*** STUDY MATERIAL Section Begins ***

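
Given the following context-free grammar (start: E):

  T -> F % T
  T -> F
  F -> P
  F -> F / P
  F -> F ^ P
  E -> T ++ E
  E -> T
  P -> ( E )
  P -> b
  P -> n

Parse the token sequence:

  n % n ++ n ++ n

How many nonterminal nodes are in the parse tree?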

*** STUDY MATERIAL Section Ends ***

■ **WORK TO COMPLETE**
Could you return all of the data exactly as written?

■ **RESPONSE TO THIS TASK**
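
Given the following context-free grammar (start: E):

  T -> F % T
  T -> F
  F -> P
  F -> F / P
  F -> F ^ P
  E -> T ++ E
  E -> T
  P -> ( E )
  P -> b
  P -> n

Parse the token sequence:

  n % n ++ n ++ n

How many nonterminal nodes are in the parse tree?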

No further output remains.